Scan the records below. Copy every line in which the word "cannot" appears.

(Records from a collection)

═══

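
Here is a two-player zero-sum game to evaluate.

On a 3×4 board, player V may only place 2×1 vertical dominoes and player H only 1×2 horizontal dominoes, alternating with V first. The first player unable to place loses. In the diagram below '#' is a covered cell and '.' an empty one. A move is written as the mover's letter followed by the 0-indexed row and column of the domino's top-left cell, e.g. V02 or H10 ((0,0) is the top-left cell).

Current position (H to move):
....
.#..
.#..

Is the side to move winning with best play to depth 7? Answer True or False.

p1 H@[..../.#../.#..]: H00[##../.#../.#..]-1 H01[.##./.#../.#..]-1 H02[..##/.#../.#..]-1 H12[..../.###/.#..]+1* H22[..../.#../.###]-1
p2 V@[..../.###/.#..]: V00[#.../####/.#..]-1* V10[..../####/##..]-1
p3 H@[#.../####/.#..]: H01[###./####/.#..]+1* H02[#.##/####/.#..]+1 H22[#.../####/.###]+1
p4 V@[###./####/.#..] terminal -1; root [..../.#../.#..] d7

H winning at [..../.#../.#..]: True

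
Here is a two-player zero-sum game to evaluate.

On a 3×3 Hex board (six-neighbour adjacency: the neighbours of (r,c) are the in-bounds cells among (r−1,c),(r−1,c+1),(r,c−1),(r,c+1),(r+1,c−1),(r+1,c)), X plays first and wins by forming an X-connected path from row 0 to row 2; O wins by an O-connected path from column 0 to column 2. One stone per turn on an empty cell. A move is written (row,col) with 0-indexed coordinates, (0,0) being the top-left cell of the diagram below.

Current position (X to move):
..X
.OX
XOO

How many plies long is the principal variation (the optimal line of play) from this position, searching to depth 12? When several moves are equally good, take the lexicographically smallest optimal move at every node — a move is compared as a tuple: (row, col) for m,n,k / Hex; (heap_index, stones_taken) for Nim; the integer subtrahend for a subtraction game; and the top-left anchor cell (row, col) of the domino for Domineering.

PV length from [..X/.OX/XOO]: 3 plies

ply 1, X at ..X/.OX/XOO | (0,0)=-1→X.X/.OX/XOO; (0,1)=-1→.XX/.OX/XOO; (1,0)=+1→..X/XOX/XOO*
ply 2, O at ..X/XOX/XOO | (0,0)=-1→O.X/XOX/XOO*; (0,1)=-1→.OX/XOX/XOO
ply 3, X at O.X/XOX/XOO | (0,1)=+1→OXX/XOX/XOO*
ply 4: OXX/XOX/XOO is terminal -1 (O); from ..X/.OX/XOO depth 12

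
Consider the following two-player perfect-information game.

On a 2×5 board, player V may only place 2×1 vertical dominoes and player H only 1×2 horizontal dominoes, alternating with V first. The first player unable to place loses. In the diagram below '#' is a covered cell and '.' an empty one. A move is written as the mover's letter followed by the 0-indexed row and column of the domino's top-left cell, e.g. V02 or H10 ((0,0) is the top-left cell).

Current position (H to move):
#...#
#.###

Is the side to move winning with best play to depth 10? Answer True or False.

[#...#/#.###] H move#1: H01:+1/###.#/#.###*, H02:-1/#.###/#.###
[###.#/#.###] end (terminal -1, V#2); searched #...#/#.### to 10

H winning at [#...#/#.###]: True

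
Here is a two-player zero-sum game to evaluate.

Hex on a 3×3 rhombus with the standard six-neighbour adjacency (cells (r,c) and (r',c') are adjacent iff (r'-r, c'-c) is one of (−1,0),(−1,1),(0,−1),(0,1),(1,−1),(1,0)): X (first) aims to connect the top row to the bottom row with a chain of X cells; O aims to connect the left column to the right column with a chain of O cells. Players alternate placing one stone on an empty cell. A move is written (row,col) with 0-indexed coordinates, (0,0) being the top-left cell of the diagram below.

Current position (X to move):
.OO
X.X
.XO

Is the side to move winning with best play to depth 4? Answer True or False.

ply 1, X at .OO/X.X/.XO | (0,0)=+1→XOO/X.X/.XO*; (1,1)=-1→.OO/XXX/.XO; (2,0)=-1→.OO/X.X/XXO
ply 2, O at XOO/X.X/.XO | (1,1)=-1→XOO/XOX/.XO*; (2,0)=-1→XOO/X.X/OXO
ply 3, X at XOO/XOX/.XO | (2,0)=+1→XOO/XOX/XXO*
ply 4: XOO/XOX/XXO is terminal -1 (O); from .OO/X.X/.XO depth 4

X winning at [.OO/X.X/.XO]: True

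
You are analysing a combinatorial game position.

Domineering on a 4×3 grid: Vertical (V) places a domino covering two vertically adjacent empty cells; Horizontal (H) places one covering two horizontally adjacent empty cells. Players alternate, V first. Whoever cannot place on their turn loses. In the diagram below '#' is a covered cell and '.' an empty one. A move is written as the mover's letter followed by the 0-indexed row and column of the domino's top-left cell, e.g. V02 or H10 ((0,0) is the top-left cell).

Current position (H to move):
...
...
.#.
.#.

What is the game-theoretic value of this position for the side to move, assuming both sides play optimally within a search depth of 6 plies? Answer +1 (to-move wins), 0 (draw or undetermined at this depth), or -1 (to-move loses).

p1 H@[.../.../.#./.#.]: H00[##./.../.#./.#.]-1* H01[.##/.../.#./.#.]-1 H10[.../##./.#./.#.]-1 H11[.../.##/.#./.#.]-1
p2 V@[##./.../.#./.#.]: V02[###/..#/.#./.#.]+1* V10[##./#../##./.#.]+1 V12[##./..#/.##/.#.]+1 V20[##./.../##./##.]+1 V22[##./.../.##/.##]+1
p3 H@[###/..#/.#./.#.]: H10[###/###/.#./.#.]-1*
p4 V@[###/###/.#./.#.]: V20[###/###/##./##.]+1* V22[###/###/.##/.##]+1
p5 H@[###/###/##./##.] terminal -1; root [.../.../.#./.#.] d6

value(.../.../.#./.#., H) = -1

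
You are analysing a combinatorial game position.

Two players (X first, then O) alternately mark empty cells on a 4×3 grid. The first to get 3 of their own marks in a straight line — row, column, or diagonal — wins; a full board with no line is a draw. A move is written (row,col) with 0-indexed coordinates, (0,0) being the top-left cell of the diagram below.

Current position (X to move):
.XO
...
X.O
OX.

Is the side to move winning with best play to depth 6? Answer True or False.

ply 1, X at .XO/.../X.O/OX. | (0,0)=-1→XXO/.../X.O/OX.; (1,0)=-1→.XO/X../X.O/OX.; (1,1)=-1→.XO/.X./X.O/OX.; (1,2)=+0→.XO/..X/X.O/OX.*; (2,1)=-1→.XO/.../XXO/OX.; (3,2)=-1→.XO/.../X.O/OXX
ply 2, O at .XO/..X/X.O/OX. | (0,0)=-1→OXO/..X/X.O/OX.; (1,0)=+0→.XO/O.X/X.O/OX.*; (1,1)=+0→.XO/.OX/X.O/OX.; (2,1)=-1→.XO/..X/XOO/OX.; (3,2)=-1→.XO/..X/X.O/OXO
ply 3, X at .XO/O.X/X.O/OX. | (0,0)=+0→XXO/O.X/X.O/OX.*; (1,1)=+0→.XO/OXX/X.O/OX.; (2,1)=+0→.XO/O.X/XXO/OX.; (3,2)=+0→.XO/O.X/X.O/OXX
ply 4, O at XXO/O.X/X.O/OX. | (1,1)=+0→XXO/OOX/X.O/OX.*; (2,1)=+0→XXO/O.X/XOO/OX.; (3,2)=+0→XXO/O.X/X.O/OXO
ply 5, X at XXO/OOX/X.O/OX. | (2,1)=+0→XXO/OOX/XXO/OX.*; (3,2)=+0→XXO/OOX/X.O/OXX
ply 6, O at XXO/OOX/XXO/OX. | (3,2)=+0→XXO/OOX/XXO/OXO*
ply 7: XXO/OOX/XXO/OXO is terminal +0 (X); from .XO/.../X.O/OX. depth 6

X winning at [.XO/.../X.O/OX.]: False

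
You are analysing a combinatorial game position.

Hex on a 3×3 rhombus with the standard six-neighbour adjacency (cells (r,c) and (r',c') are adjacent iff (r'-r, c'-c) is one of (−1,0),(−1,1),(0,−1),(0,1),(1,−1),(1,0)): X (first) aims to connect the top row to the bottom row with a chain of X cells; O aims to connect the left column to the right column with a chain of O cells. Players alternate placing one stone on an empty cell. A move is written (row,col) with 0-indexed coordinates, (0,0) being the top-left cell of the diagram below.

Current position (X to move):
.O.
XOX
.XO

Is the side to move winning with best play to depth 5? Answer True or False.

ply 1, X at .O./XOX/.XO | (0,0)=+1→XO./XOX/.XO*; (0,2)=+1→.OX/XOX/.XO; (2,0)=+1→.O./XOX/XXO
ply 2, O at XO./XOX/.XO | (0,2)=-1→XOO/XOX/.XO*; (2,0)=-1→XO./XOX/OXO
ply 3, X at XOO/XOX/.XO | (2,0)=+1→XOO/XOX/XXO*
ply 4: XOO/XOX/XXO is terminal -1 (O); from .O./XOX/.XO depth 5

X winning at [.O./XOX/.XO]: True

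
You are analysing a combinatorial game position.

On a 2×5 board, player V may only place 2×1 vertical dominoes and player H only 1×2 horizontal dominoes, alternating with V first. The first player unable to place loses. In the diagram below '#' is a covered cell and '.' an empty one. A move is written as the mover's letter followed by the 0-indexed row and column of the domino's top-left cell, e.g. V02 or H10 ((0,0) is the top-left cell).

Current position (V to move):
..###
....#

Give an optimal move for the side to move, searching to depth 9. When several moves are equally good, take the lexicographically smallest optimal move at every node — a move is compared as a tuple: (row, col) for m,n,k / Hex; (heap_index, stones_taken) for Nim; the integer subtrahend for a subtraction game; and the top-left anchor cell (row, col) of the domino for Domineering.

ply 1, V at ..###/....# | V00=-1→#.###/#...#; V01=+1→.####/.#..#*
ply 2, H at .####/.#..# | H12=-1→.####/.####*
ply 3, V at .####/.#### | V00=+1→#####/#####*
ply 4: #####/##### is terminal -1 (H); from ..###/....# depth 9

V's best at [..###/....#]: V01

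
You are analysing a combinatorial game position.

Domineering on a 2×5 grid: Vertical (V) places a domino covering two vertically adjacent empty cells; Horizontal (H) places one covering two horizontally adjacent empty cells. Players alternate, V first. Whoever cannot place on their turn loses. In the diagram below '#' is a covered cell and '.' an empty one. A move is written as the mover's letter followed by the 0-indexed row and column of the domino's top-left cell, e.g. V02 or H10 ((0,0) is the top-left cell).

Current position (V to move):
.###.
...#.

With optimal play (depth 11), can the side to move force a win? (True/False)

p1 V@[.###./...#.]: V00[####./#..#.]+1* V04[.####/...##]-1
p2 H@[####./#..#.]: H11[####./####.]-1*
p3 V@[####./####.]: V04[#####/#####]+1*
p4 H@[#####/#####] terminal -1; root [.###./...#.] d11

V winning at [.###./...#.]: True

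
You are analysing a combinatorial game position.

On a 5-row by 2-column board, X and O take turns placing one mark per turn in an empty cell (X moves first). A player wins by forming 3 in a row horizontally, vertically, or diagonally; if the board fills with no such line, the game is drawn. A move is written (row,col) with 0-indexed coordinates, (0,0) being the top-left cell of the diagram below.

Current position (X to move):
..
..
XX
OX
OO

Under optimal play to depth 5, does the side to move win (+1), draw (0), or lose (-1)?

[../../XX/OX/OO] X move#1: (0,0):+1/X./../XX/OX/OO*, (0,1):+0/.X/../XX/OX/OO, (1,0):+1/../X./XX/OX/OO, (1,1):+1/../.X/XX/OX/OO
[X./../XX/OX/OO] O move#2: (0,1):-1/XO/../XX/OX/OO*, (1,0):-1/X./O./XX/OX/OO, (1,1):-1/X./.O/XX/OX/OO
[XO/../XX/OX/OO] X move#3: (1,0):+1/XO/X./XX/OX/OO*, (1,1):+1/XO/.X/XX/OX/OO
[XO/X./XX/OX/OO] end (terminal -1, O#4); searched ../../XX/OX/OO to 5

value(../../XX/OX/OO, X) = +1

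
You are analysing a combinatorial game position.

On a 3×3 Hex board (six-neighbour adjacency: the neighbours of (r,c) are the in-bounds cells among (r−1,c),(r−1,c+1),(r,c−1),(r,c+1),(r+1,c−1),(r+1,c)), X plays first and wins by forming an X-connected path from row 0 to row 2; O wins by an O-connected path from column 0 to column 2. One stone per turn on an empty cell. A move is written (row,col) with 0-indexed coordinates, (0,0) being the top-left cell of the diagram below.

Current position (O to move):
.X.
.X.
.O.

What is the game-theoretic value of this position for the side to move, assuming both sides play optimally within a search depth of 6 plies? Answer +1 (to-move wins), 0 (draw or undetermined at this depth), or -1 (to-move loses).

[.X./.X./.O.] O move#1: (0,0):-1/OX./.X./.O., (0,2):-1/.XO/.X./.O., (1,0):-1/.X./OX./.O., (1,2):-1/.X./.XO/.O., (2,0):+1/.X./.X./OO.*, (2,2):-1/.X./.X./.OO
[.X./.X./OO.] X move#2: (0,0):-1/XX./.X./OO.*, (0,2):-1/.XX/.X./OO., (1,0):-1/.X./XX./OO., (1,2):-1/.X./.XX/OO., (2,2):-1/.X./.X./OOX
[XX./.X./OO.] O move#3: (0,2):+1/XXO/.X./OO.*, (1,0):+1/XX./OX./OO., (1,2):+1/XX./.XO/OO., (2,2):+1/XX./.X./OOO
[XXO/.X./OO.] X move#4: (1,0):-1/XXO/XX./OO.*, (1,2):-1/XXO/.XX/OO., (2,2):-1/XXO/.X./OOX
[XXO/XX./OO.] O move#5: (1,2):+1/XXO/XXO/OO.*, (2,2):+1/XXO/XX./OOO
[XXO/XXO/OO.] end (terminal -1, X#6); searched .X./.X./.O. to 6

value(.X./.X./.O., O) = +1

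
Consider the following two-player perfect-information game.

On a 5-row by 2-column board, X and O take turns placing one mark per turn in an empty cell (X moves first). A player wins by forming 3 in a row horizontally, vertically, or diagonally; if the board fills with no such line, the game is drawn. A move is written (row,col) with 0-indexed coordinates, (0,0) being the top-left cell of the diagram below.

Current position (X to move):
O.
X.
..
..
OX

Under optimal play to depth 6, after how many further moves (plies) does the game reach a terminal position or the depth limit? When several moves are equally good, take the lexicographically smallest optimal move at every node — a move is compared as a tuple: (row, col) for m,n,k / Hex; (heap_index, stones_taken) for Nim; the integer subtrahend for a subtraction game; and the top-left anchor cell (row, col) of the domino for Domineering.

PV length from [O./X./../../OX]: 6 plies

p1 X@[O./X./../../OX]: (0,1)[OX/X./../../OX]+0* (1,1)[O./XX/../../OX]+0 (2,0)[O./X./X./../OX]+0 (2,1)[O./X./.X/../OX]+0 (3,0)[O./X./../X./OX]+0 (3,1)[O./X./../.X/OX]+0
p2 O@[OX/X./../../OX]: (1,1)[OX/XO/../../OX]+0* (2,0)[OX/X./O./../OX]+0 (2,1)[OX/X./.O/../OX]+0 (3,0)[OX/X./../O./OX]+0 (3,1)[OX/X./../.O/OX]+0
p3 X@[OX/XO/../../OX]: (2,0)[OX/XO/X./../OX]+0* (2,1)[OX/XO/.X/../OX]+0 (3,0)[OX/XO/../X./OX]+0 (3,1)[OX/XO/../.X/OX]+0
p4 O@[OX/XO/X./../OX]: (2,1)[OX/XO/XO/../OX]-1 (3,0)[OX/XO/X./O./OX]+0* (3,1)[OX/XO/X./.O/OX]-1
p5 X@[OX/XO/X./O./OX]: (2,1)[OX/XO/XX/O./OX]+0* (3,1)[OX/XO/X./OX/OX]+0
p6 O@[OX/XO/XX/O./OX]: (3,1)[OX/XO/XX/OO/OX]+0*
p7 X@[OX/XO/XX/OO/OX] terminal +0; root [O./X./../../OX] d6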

═══

● Answer to the exercise:
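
Domineering on a 4×3 grid: Vertical (V) places a domino covering two vertically adjacent empty cells; Horizontal (H) places one covering two horizontally adjacent empty cells. Players alternate, V first. Whoever cannot place on their turn loses. In the diagram below '#' is a covered cell and '.' an empty one. A move is written as the mover's letter followed by the 0-indexed row and column of the domino's top-left cell, e.g. V02 or H10 ((0,0) is the top-left cell).
Domineering on a 2×5 grid: Vertical (V) places a domino covering two vertically adjacent empty cells; Horizontal (H) places one covering two horizontally adjacent empty cells. Players alternate, V first. Whoever cannot place on their turn loses. In the diagram below '#' is a covered cell and '.' an empty one. A move is written as the mover's letter followed by the 0-indexed row and column of the domino's top-left cell, e.g. V02 or H10 ((0,0) is the top-left cell).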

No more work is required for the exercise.